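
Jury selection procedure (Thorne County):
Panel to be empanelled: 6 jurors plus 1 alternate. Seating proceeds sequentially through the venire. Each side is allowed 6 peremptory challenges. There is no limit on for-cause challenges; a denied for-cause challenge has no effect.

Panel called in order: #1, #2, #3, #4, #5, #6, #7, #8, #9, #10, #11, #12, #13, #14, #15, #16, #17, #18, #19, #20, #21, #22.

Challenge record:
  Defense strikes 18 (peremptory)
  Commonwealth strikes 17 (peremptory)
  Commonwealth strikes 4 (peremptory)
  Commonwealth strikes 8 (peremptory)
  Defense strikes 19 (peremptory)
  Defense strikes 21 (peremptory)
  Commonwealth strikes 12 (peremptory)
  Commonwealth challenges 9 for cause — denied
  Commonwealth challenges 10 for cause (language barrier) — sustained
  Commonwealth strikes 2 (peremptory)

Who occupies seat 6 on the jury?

9

Removed: #2, #4, #8, #10, #12, #17, #18, #19, #21. (#9 stays — for-cause denied.)
Filling seats in venire order through position 6: #1, #3, #5, #6, #7, #9.
So seat 6 is #9.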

_Work to be completed_. Set the data down again in full, exactly as given.

_Task result_.
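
Jury selection procedure (Thorne County):
Panel to be empanelled: 6 jurors plus 1 alternate. Seating proceeds sequentially through the venire. Each side is allowed 6 peremptory challenges. There is no limit on for-cause challenges; a denied for-cause challenge has no effect.

Panel called in order: #1, #2, #3, #4, #5, #6, #7, #8, #9, #10, #11, #12, #13, #14, #15, #16, #17, #18, #19, #20, #21, #22.

Challenge record:
  Defense strikes 18 (peremptory)
  Commonwealth strikes 17 (peremptory)
  Commonwealth strikes 4 (peremptory)
  Commonwealth strikes 8 (peremptory)
  Defense strikes 19 (peremptory)
  Defense strikes 21 (peremptory)
  Commonwealth strikes 12 (peremptory)
  Commonwealth challenges 9 for cause — denied
  Commonwealth challenges 10 for cause (language barrier) — sustained
  Commonwealth strikes 2 (peremptory)

Who occupies seat 6 on the jury?

9

Removed: #2, #4, #8, #10, #12, #17, #18, #19, #21. (#9 stays — for-cause denied.)
Filling seats in venire order through position 6: #1, #3, #5, #6, #7, #9.
So seat 6 is #9.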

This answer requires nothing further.